Problem description — A faithful copy of the whole listing is required, with nothing left out.

Given data —
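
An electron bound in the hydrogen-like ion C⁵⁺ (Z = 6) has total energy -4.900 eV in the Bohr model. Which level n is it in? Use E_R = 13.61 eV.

E_n = −E_R Z²/n² ⇒ n² = E_R Z²/(−E_n) = 13.61 × 6² / 4.900 ≈ 99.99
n = 10

10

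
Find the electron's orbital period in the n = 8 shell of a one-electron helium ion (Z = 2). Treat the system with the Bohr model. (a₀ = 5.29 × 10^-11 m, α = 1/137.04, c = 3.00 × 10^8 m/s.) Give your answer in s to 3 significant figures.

r = n²a₀/Z = 8²·5.29 × 10^-11/2 = 1.69 × 10^-9 m
v = Zαc/n = 2·0.00730·3.00 × 10^8/8 = 5.47 × 10^5 m/s
T = 2πr/v = 1.94 × 10^-14 s

1.94 × 10^-14 s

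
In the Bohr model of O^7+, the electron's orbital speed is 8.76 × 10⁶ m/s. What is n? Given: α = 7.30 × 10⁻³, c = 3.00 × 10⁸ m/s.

v_n = Zαc/n ⇒ n = Zαc/v = 8 × 0.00730 × 3.00 × 10⁸ / 8.76 × 10⁶ ≈ 2.00
n = 2

2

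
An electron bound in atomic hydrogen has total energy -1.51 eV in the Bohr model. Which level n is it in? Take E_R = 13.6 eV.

3

E_n = −E_R Z²/n² ⇒ n² = E_R Z²/(−E_n) = 13.6 × 1² / 1.51 ≈ 9.01
n = 3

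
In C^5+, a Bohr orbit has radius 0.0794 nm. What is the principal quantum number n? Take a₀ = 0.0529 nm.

r_n = n²a₀/Z ⇒ n² = rZ/a₀ = 0.0794 × 6 / 0.0529 ≈ 9.01
n = 3

3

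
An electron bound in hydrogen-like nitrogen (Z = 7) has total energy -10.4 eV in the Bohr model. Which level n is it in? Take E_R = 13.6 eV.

E_n = −E_R Z²/n² ⇒ n² = E_R Z²/(−E_n) = 13.6 × 7² / 10.4 ≈ 64.08
n = 8

8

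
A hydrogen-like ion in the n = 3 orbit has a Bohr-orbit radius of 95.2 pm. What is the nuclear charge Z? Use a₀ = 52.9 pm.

r_n = n²a₀/Z ⇒ Z = n²a₀/r = 3² × 52.9 / 95.2 ≈ 5.00
Z = 5

5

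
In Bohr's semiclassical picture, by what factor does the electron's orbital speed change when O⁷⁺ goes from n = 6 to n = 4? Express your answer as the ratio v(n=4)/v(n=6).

3/2

v ∝ Z^1 · n^-1; with Z fixed, v ∝ n^-1.
v(n=4)/v(n=6) = (4/6)^-1 = 3/2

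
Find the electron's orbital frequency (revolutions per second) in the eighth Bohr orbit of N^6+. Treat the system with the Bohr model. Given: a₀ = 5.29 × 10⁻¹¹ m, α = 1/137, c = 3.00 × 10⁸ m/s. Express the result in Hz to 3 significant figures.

r = n²a₀/Z = 4.84 × 10⁻¹⁰ m, v = Zαc/n = 1.92 × 10⁶ m/s
f = v/(2πr) = 6.31 × 10¹⁴ Hz

6.31 × 10¹⁴ Hz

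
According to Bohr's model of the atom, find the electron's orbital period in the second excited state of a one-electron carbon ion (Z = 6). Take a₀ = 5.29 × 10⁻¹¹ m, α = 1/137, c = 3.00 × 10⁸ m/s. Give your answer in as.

114 as

r = n²a₀/Z = 3²·5.29 × 10⁻¹¹/6 = 7.94 × 10⁻¹¹ m
v = Zαc/n = 6·0.00730·3.00 × 10⁸/3 = 4.38 × 10⁶ m/s
T = 2πr/v = 1.14 × 10⁻¹⁶ s = 114 as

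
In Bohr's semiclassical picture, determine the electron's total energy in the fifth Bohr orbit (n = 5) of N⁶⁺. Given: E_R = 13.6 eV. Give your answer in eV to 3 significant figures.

-26.7 eV

E_n = −E_R·Z²/n² = −13.6 × 7²/5² = -26.7 eV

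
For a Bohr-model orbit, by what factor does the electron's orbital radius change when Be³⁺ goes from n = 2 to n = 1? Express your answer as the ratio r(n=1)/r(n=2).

r ∝ Z^-1 · n^2; with Z fixed, r ∝ n^2.
r(n=1)/r(n=2) = (1/2)^2 = 1/4

1/4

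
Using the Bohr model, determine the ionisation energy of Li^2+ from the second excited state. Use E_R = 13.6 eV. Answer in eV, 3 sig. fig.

13.6 eV

E_n = −E_R·Z²/n² = −13.6 × 3²/3² eV = -13.6 eV
Ionisation energy = −E_n = 13.6 eV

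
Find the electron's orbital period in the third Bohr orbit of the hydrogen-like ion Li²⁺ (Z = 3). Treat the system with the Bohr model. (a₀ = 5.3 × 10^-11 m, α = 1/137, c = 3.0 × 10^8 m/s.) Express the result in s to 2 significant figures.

4.6 × 10^-16 s

r = n²a₀/Z = 3²·5.3 × 10^-11/3 = 1.6 × 10^-10 m
v = Zαc/n = 3·0.0073·3.0 × 10^8/3 = 2.2 × 10^6 m/s
T = 2πr/v = 4.6 × 10^-16 s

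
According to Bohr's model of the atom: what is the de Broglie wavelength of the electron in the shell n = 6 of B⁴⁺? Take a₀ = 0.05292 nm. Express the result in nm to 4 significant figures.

The Bohr quantisation condition is nλ = 2πr_n.
r_n = n²a₀/Z = 0.3810 nm
λ = 2πr_n/n = 2π·0.3810/6 = 0.3990 nm

0.3990 nm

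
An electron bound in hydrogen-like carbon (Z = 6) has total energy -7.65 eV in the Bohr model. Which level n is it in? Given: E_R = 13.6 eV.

8

E_n = −E_R Z²/n² ⇒ n² = E_R Z²/(−E_n) = 13.6 × 6² / 7.65 ≈ 64.00
n = 8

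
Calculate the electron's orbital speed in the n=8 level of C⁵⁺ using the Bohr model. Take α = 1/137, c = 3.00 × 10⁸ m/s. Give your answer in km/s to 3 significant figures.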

Exercise solution —
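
An electron bound in the hydrogen-like ion C⁵⁺ (Z = 6) has total energy -4.900 eV in the Bohr model. Which level n is it in? Use E_R = 13.61 eV.

E_n = −E_R Z²/n² ⇒ n² = E_R Z²/(−E_n) = 13.61 × 6² / 4.900 ≈ 99.99
n = 10

10

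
Find the electron's orbital period in the n = 8 shell of a one-electron helium ion (Z = 2). Treat the system with the Bohr model. (a₀ = 5.29 × 10^-11 m, α = 1/137.04, c = 3.00 × 10^8 m/s.) Give your answer in s to 3 significant figures.

r = n²a₀/Z = 8²·5.29 × 10^-11/2 = 1.69 × 10^-9 m
v = Zαc/n = 2·0.00730·3.00 × 10^8/8 = 5.47 × 10^5 m/s
T = 2πr/v = 1.94 × 10^-14 s

1.94 × 10^-14 s

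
In the Bohr model of O^7+, the electron's orbital speed is 8.76 × 10⁶ m/s. What is n? Given: α = 7.30 × 10⁻³, c = 3.00 × 10⁸ m/s.

v_n = Zαc/n ⇒ n = Zαc/v = 8 × 0.00730 × 3.00 × 10⁸ / 8.76 × 10⁶ ≈ 2.00
n = 2

2

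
An electron bound in atomic hydrogen has total energy -1.51 eV in the Bohr model. Which level n is it in? Take E_R = 13.6 eV.

3

E_n = −E_R Z²/n² ⇒ n² = E_R Z²/(−E_n) = 13.6 × 1² / 1.51 ≈ 9.01
n = 3

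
In C^5+, a Bohr orbit has radius 0.0794 nm. What is the principal quantum number n? Take a₀ = 0.0529 nm.

r_n = n²a₀/Z ⇒ n² = rZ/a₀ = 0.0794 × 6 / 0.0529 ≈ 9.01
n = 3

3

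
An electron bound in hydrogen-like nitrogen (Z = 7) has total energy -10.4 eV in the Bohr model. Which level n is it in? Take E_R = 13.6 eV.

E_n = −E_R Z²/n² ⇒ n² = E_R Z²/(−E_n) = 13.6 × 7² / 10.4 ≈ 64.08
n = 8

8

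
A hydrogen-like ion in the n = 3 orbit has a Bohr-orbit radius of 95.2 pm. What is the nuclear charge Z? Use a₀ = 52.9 pm.

r_n = n²a₀/Z ⇒ Z = n²a₀/r = 3² × 52.9 / 95.2 ≈ 5.00
Z = 5

5

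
In Bohr's semiclassical picture, by what factor does the electron's orbital speed change when O⁷⁺ goes from n = 6 to n = 4? Express your answer as the ratio v(n=4)/v(n=6).

3/2

v ∝ Z^1 · n^-1; with Z fixed, v ∝ n^-1.
v(n=4)/v(n=6) = (4/6)^-1 = 3/2

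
Find the electron's orbital frequency (revolutions per second) in the eighth Bohr orbit of N^6+. Treat the system with the Bohr model. Given: a₀ = 5.29 × 10⁻¹¹ m, α = 1/137, c = 3.00 × 10⁸ m/s. Express the result in Hz to 3 significant figures.

r = n²a₀/Z = 4.84 × 10⁻¹⁰ m, v = Zαc/n = 1.92 × 10⁶ m/s
f = v/(2πr) = 6.31 × 10¹⁴ Hz

6.31 × 10¹⁴ Hz

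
According to Bohr's model of the atom, find the electron's orbital period in the second excited state of a one-electron carbon ion (Z = 6). Take a₀ = 5.29 × 10⁻¹¹ m, α = 1/137, c = 3.00 × 10⁸ m/s. Give your answer in as.

114 as

r = n²a₀/Z = 3²·5.29 × 10⁻¹¹/6 = 7.94 × 10⁻¹¹ m
v = Zαc/n = 6·0.00730·3.00 × 10⁸/3 = 4.38 × 10⁶ m/s
T = 2πr/v = 1.14 × 10⁻¹⁶ s = 114 as

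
In Bohr's semiclassical picture, determine the electron's total energy in the fifth Bohr orbit (n = 5) of N⁶⁺. Given: E_R = 13.6 eV. Give your answer in eV to 3 significant figures.

-26.7 eV

E_n = −E_R·Z²/n² = −13.6 × 7²/5² = -26.7 eV

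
For a Bohr-model orbit, by what factor does the electron's orbital radius change when Be³⁺ goes from n = 2 to n = 1? Express your answer as the ratio r(n=1)/r(n=2).

r ∝ Z^-1 · n^2; with Z fixed, r ∝ n^2.
r(n=1)/r(n=2) = (1/2)^2 = 1/4

1/4

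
Using the Bohr model, determine the ionisation energy of Li^2+ from the second excited state. Use E_R = 13.6 eV. Answer in eV, 3 sig. fig.

13.6 eV

E_n = −E_R·Z²/n² = −13.6 × 3²/3² eV = -13.6 eV
Ionisation energy = −E_n = 13.6 eV

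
Find the electron's orbital period in the third Bohr orbit of the hydrogen-like ion Li²⁺ (Z = 3). Treat the system with the Bohr model. (a₀ = 5.3 × 10^-11 m, α = 1/137, c = 3.0 × 10^8 m/s.) Express the result in s to 2 significant figures.

4.6 × 10^-16 s

r = n²a₀/Z = 3²·5.3 × 10^-11/3 = 1.6 × 10^-10 m
v = Zαc/n = 3·0.0073·3.0 × 10^8/3 = 2.2 × 10^6 m/s
T = 2πr/v = 4.6 × 10^-16 s

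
According to Bohr's model of the atom: what is the de Broglie wavelength of the electron in the shell n = 6 of B⁴⁺? Take a₀ = 0.05292 nm. Express the result in nm to 4 significant figures.

The Bohr quantisation condition is nλ = 2πr_n.
r_n = n²a₀/Z = 0.3810 nm
λ = 2πr_n/n = 2π·0.3810/6 = 0.3990 nm

0.3990 nm

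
An electron bound in hydrogen-like carbon (Z = 6) has total energy -7.65 eV in the Bohr model. Which level n is it in? Given: E_R = 13.6 eV.

8

E_n = −E_R Z²/n² ⇒ n² = E_R Z²/(−E_n) = 13.6 × 6² / 7.65 ≈ 64.00
n = 8

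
Calculate the electron's orbital speed in the n=8 level of C⁵⁺ using the Bohr model. Take α = 1/137, c = 3.00 × 10⁸ m/s. Give your answer in km/s to 3 significant figures.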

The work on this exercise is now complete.